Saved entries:
[Start of Attachment]
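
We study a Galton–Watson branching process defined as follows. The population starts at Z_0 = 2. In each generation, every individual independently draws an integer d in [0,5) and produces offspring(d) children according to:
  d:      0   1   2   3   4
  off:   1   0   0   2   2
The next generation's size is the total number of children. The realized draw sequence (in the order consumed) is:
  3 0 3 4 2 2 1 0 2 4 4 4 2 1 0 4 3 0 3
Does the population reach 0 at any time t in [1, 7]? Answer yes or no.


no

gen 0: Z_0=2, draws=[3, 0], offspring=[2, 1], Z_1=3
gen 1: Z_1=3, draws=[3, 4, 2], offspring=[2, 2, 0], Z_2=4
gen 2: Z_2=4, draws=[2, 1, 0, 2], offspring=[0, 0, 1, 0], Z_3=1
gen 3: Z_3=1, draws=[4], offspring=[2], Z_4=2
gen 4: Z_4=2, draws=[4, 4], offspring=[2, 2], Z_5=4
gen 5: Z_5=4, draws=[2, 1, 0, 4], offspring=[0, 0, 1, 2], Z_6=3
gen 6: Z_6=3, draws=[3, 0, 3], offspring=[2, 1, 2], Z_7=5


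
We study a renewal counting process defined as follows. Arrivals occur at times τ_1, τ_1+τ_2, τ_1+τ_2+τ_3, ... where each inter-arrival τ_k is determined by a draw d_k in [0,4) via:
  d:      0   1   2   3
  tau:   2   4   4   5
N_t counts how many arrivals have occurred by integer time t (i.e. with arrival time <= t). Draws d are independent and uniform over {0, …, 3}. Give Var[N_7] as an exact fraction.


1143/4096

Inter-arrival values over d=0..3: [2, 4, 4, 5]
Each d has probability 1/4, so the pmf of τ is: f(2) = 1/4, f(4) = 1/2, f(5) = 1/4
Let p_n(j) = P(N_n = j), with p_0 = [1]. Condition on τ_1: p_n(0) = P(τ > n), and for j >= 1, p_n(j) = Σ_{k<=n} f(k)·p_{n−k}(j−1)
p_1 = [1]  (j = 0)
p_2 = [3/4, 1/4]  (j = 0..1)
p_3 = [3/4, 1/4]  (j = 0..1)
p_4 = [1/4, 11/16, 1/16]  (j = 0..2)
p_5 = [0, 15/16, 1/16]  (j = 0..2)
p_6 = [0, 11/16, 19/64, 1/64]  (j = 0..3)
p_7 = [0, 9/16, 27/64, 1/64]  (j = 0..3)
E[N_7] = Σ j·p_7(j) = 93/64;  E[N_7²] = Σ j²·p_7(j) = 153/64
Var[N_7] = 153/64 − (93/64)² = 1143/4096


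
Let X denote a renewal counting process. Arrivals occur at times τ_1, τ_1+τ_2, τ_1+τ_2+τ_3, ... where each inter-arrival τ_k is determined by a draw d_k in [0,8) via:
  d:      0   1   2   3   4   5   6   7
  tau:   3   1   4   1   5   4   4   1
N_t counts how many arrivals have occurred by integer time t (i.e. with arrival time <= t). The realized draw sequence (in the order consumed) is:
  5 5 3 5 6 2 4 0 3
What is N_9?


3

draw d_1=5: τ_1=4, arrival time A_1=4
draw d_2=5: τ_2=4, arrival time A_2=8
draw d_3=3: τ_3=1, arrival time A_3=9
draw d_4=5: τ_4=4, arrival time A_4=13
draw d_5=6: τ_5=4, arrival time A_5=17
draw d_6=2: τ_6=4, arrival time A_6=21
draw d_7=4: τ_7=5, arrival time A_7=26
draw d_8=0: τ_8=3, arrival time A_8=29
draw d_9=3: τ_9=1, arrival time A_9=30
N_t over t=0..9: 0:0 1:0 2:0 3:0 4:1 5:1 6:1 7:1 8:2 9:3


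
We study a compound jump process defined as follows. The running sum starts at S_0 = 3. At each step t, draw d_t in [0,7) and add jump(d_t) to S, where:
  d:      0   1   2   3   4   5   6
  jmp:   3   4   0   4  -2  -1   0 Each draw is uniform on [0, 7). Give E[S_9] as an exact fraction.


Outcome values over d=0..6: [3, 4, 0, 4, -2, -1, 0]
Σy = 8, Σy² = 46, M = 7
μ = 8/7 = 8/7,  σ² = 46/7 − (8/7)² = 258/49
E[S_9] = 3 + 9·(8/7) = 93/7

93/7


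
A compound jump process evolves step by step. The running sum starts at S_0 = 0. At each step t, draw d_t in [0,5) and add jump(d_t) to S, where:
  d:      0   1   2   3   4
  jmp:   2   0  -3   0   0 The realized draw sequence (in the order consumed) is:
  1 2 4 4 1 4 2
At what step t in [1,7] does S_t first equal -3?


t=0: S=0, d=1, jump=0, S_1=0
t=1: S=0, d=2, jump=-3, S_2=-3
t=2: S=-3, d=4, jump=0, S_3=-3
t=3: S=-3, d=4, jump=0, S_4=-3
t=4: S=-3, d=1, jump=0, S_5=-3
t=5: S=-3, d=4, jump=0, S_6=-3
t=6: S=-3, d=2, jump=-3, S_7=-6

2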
[End of Attachment]
[Start of Attachment]
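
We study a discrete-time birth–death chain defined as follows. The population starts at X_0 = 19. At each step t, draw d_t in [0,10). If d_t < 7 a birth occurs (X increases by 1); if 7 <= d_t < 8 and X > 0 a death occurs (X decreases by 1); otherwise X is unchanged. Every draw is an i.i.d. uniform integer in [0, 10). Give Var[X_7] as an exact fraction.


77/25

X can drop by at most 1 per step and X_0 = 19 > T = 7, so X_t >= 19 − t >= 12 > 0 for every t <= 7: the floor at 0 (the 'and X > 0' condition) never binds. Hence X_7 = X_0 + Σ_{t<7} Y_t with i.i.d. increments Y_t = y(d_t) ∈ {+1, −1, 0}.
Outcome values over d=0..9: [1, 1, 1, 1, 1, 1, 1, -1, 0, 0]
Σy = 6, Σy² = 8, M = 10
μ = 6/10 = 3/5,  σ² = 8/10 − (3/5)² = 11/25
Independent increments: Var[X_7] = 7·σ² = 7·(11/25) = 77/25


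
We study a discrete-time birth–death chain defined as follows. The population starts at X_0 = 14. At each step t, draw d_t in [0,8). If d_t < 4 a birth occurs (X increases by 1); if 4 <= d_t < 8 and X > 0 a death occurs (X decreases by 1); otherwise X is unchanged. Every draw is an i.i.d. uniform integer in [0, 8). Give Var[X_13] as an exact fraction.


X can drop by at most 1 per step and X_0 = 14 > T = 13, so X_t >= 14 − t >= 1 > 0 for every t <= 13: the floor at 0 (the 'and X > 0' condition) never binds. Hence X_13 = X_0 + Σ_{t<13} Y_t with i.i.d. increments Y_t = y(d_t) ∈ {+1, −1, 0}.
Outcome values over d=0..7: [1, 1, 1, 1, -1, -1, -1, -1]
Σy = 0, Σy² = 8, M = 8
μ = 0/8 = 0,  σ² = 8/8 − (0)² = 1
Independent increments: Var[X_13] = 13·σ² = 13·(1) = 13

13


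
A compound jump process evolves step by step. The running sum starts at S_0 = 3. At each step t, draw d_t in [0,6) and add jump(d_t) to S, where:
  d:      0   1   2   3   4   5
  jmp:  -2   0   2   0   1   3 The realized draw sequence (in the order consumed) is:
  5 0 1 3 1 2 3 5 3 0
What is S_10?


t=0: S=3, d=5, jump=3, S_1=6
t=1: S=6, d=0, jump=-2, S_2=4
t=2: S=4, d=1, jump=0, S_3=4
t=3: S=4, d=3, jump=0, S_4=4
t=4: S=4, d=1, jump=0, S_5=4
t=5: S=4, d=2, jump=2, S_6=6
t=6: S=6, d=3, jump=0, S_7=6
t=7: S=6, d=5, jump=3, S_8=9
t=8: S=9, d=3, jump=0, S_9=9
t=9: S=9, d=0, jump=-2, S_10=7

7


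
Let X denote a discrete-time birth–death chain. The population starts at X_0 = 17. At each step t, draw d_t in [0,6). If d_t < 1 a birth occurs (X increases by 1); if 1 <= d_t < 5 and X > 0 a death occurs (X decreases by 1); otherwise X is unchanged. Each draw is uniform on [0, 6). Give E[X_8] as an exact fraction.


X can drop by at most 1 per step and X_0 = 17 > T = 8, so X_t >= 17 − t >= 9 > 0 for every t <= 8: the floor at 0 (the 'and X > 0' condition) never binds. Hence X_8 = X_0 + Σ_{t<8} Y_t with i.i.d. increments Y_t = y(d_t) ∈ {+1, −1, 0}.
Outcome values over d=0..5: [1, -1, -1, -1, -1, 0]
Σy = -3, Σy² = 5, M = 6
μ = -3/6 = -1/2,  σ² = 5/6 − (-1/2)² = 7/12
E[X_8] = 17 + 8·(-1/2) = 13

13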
[End of Attachment]
[Start of Attachment]
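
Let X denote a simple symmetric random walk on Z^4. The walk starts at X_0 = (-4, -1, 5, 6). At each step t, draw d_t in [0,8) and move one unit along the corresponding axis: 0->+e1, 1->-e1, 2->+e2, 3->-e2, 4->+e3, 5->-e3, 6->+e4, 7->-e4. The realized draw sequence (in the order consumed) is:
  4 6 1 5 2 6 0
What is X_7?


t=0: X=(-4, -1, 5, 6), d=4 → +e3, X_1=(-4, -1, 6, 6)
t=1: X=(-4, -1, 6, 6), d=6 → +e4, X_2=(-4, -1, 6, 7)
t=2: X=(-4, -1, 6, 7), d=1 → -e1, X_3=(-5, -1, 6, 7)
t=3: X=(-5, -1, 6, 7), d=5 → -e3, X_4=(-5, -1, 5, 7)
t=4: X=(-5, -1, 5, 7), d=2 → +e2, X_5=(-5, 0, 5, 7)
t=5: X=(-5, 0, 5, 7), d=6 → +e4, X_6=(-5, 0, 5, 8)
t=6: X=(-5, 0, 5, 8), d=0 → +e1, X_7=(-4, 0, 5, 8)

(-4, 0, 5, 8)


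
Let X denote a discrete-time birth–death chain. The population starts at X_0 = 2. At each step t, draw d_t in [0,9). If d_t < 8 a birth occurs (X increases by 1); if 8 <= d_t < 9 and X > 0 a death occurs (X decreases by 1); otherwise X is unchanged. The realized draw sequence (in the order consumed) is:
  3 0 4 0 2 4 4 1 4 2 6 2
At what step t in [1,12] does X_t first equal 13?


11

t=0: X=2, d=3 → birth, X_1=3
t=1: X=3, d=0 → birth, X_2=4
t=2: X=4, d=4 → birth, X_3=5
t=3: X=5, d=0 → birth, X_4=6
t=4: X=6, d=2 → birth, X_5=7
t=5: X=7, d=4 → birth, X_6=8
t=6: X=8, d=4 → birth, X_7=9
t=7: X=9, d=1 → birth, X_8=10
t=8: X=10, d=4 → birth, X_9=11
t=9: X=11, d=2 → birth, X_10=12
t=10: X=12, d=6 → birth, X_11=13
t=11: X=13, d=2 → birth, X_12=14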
[End of Attachment]
ACTIVITY => The lines you need are those containing "determined"; find them in the records and copy them.

EXERCISE RESPONSE =>
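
We study a renewal counting process defined as follows. Arrivals occur at times τ_1, τ_1+τ_2, τ_1+τ_2+τ_3, ... where each inter-arrival τ_k is determined by a draw d_k in [0,4) via:
Let X denote a renewal counting process. Arrivals occur at times τ_1, τ_1+τ_2, τ_1+τ_2+τ_3, ... where each inter-arrival τ_k is determined by a draw d_k in [0,8) via: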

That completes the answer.